··· DATA FOR REVIEW ···

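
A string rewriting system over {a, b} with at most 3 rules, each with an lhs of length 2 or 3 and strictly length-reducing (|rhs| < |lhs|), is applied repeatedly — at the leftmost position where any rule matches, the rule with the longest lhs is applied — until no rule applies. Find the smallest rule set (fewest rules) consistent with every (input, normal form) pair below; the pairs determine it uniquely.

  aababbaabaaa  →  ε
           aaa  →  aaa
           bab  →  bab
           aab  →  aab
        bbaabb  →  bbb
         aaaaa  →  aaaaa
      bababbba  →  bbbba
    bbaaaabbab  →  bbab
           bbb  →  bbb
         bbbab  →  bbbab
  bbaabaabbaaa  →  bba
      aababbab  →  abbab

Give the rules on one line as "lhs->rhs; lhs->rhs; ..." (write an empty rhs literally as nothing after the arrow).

aba->; baa->

  | aababbaabaaa => abbaabaaa => abbaaa => aba => ε
  | aaa
  | bab
  | aab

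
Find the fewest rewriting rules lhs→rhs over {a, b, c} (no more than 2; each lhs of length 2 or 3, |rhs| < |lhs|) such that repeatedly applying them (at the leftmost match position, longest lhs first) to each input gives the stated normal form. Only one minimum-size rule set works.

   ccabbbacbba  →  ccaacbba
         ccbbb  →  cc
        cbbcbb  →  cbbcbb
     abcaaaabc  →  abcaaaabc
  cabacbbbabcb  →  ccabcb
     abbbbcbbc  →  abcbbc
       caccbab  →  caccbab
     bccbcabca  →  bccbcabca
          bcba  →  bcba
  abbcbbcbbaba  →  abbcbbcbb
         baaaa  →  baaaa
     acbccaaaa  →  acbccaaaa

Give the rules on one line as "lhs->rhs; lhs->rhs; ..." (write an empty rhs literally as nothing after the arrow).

aba->; bbb->

  | ccabbbacbba => ccaacbba
  | ccbbb => cc
  | cbbcbb
  | abcaaaabc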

···

* PROBLEM TO SOLVE *
In the records above, locate every line with the string "repeatedly" and copy it.

* REPLY TO THE TASK *
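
A string rewriting system over {a, b} with at most 3 rules, each with an lhs of length 2 or 3 and strictly length-reducing (|rhs| < |lhs|), is applied repeatedly — at the leftmost position where any rule matches, the rule with the longest lhs is applied — until no rule applies. Find the smallest rule set (fewest rules) consistent with every (input, normal form) pair below; the pairs determine it uniquely.
Find the fewest rewriting rules lhs→rhs over {a, b, c} (no more than 2; each lhs of length 2 or 3, |rhs| < |lhs|) such that repeatedly applying them (at the leftmost match position, longest lhs first) to each input gives the stated normal form. Only one minimum-size rule set works.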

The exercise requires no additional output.